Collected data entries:
++++++
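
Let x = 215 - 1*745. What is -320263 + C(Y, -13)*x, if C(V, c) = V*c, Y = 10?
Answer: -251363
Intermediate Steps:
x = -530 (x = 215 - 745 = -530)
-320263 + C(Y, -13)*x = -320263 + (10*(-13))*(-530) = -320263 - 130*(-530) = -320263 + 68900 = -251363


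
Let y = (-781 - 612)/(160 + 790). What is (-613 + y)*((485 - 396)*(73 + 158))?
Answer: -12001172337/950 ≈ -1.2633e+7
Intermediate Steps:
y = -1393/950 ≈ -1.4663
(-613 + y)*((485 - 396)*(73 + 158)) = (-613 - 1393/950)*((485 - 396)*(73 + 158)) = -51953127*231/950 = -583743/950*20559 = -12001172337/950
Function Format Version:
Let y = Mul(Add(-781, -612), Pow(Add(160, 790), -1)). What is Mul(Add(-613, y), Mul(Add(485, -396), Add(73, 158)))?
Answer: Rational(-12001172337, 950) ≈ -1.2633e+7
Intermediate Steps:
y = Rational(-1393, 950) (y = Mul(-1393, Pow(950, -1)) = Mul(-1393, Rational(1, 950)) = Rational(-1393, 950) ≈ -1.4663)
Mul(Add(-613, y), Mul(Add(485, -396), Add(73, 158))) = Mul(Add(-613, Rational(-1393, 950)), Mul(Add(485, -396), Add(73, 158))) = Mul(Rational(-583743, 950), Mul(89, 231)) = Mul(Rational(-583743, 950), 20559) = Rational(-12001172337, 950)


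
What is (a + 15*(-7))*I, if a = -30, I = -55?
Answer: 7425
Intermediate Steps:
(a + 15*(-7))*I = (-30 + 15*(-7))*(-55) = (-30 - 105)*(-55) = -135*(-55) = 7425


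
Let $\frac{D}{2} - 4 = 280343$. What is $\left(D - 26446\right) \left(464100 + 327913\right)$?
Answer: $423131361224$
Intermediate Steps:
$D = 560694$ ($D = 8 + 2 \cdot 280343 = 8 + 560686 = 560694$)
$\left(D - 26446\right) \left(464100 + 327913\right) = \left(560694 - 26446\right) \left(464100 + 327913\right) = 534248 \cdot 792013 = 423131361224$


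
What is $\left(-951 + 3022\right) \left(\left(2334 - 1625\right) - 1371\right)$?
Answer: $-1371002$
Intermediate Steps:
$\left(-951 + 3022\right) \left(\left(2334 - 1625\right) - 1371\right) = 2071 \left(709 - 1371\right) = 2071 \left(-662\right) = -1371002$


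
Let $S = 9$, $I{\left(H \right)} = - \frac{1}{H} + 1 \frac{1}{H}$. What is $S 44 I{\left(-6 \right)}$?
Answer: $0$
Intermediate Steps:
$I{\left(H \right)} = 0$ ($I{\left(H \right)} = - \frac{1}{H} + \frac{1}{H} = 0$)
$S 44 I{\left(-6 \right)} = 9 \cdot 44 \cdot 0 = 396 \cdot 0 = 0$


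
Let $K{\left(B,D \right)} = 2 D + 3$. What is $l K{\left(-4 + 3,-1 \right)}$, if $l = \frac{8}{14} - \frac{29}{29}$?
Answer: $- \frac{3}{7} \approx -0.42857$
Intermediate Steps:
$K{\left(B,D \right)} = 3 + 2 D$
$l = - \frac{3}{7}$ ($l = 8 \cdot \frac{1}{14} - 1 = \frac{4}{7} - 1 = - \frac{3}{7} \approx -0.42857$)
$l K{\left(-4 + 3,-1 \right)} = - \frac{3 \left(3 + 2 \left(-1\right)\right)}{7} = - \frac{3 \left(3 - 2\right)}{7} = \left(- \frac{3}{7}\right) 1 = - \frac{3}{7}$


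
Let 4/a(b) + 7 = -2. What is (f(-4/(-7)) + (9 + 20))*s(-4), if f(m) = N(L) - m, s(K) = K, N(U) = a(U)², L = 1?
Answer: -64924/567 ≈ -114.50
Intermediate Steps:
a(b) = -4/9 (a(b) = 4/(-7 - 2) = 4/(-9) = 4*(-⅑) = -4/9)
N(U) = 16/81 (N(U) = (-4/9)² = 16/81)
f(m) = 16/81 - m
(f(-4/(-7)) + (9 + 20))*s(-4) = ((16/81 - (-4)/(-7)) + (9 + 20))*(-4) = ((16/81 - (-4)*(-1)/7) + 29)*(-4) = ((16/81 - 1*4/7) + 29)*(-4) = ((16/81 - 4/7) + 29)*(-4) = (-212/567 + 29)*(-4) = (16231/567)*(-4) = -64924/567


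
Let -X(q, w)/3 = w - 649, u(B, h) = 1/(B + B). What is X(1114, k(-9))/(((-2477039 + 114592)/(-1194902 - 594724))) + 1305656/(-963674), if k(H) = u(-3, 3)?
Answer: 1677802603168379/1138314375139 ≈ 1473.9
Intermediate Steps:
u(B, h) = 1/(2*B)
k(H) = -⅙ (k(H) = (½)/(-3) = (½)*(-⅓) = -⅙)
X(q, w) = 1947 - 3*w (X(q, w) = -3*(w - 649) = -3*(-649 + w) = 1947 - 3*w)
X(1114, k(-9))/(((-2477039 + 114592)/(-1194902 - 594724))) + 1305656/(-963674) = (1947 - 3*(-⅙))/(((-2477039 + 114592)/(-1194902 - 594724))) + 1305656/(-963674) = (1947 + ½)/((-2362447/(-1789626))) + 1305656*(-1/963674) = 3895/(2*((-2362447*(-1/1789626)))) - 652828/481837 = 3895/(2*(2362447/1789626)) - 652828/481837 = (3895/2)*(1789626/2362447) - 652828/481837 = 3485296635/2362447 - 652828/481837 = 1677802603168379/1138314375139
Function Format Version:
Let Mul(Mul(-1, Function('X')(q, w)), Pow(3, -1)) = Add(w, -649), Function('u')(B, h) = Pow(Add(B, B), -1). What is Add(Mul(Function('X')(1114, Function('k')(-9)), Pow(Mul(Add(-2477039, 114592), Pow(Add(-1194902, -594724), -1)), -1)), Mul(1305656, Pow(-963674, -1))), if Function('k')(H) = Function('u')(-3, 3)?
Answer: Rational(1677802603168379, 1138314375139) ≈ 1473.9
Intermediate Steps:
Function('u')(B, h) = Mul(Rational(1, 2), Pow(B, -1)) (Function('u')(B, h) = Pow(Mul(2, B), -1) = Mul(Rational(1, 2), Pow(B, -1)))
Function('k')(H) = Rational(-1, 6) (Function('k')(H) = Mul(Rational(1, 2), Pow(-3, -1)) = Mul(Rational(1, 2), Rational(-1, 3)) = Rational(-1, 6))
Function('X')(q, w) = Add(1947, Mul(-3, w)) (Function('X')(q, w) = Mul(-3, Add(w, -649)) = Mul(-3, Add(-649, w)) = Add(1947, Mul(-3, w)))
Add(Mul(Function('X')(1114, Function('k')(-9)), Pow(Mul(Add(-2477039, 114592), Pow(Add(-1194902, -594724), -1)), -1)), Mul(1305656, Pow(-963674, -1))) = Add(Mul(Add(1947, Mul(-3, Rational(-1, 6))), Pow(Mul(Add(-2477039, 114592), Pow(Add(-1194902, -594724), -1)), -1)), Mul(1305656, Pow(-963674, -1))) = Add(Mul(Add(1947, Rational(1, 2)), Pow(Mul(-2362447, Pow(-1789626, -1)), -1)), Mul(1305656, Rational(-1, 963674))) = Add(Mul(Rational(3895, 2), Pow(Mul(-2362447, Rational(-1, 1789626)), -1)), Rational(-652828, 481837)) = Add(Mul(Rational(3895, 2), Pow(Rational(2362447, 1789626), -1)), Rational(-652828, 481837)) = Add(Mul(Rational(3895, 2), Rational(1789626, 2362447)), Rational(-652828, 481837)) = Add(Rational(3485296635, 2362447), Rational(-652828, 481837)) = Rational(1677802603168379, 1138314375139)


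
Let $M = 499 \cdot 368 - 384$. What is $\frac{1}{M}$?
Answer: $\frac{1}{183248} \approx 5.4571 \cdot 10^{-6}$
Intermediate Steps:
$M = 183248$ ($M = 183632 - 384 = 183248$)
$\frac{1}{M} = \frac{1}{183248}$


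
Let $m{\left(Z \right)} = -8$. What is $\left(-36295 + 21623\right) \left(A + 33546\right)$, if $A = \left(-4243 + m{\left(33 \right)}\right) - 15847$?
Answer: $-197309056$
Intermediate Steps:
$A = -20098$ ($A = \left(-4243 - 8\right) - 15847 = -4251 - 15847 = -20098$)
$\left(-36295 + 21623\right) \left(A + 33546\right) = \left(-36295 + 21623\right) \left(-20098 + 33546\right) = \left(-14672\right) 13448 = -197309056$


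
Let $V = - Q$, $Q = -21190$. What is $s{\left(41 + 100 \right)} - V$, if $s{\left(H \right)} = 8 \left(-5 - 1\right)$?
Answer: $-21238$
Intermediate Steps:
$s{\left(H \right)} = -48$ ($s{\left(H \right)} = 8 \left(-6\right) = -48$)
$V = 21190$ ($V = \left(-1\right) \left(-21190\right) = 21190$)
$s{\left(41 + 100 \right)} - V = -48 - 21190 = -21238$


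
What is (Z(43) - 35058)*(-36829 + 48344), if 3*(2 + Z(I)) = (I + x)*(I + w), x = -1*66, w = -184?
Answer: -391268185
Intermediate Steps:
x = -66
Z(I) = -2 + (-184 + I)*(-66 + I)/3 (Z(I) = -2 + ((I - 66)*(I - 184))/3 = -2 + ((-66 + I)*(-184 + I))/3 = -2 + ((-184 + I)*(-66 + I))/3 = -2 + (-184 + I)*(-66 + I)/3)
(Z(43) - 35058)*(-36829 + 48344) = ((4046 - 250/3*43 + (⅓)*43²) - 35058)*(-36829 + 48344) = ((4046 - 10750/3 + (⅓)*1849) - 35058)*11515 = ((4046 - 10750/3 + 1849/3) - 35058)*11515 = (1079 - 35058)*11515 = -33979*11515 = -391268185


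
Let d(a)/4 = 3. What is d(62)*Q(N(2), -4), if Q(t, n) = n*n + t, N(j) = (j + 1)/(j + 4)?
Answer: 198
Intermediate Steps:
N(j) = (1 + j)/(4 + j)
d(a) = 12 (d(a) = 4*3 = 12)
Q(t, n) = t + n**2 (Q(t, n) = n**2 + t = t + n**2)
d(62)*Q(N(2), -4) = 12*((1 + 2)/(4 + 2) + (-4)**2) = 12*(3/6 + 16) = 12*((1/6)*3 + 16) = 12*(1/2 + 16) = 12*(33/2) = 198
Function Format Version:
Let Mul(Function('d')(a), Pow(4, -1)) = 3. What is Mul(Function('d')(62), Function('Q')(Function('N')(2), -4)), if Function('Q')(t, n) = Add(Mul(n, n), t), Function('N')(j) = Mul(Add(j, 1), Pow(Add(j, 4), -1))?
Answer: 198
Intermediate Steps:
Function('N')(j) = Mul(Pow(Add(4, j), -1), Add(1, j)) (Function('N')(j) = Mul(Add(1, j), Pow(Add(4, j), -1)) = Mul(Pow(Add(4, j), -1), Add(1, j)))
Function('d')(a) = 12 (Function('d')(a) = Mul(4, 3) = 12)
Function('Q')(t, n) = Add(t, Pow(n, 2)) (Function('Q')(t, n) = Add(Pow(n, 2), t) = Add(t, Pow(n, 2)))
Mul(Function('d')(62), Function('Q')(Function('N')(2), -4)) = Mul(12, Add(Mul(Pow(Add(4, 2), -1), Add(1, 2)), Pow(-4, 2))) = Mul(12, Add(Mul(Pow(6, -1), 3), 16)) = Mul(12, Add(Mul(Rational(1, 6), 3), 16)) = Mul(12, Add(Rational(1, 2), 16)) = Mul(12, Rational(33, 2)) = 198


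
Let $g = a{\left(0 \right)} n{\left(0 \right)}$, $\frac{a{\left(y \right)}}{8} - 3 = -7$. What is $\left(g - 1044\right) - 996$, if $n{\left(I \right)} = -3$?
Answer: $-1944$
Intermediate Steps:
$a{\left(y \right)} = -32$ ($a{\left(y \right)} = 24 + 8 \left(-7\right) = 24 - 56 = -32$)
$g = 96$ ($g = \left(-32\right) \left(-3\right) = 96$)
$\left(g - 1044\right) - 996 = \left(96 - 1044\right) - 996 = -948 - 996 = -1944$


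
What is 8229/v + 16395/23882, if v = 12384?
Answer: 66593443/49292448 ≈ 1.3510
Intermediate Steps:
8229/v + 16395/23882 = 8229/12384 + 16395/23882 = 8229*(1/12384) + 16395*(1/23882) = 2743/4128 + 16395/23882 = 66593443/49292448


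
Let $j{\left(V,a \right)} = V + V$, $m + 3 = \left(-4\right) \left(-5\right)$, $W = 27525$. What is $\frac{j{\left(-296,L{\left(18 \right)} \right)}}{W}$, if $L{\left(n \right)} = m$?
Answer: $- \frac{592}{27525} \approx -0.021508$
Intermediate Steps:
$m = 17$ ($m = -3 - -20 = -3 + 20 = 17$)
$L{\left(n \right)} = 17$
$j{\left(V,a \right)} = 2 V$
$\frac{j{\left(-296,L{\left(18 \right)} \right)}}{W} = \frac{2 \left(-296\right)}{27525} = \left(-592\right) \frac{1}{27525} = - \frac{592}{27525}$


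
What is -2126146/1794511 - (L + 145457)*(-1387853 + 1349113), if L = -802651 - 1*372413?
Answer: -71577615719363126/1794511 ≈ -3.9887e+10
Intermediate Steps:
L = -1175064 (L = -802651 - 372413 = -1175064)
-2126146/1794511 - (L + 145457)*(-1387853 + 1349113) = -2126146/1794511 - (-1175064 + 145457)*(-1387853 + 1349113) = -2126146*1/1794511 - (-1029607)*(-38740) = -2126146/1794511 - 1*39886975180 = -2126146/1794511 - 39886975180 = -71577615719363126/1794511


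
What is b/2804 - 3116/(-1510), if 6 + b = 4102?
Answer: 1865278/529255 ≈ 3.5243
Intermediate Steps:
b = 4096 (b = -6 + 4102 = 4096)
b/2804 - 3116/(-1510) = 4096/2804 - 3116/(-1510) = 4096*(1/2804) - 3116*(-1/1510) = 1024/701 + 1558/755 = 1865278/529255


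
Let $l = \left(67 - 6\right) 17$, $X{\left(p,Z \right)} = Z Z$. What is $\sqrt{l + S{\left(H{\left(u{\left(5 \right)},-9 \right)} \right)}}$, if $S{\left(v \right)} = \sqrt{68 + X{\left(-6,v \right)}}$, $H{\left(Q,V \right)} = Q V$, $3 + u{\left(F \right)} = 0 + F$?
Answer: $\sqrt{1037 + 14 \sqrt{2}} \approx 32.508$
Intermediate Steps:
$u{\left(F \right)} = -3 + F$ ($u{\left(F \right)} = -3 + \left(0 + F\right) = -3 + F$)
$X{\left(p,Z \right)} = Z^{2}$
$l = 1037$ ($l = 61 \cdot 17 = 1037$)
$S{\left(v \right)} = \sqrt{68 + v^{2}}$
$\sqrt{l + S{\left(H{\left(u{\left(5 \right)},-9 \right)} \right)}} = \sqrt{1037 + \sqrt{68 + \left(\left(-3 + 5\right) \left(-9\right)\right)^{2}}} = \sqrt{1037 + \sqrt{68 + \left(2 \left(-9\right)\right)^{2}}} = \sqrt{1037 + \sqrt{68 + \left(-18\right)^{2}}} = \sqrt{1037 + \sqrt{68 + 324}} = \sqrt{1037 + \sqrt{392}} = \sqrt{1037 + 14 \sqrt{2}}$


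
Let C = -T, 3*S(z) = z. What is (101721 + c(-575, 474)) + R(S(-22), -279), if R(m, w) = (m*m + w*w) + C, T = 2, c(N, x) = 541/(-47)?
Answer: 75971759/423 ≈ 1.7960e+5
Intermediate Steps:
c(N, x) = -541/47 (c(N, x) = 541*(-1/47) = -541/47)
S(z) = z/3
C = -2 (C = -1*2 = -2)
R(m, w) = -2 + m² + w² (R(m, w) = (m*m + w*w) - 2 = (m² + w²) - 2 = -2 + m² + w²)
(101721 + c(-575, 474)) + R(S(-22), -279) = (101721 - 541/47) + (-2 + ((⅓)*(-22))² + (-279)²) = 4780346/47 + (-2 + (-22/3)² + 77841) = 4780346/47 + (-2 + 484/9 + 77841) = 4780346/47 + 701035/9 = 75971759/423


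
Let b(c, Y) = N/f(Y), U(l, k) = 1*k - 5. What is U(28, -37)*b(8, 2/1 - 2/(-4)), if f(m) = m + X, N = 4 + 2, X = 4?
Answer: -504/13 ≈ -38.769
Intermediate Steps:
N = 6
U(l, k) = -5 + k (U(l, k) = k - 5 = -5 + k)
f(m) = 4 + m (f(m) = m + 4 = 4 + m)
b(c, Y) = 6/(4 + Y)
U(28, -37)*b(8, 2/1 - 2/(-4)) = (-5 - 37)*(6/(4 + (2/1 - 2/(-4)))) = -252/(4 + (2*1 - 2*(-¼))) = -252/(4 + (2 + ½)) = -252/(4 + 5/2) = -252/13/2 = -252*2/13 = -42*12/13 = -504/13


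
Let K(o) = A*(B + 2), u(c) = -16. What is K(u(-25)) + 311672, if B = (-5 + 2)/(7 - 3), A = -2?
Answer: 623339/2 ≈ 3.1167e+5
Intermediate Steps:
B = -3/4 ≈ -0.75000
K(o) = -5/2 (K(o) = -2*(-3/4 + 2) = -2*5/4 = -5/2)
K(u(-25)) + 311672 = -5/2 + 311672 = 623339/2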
++++++
* **Exercise details**:
Reproduce verbatim the lines above, from the line with "Answer: $423131361224$" through the line with "Answer: $0$".

* **Output for this exercise**:
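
Answer: $423131361224$
Intermediate Steps:
$D = 560694$ ($D = 8 + 2 \cdot 280343 = 8 + 560686 = 560694$)
$\left(D - 26446\right) \left(464100 + 327913\right) = \left(560694 - 26446\right) \left(464100 + 327913\right) = 534248 \cdot 792013 = 423131361224$


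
What is $\left(-951 + 3022\right) \left(\left(2334 - 1625\right) - 1371\right)$?
Answer: $-1371002$
Intermediate Steps:
$\left(-951 + 3022\right) \left(\left(2334 - 1625\right) - 1371\right) = 2071 \left(709 - 1371\right) = 2071 \left(-662\right) = -1371002$


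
Let $S = 9$, $I{\left(H \right)} = - \frac{1}{H} + 1 \frac{1}{H}$. What is $S 44 I{\left(-6 \right)}$?
Answer: $0$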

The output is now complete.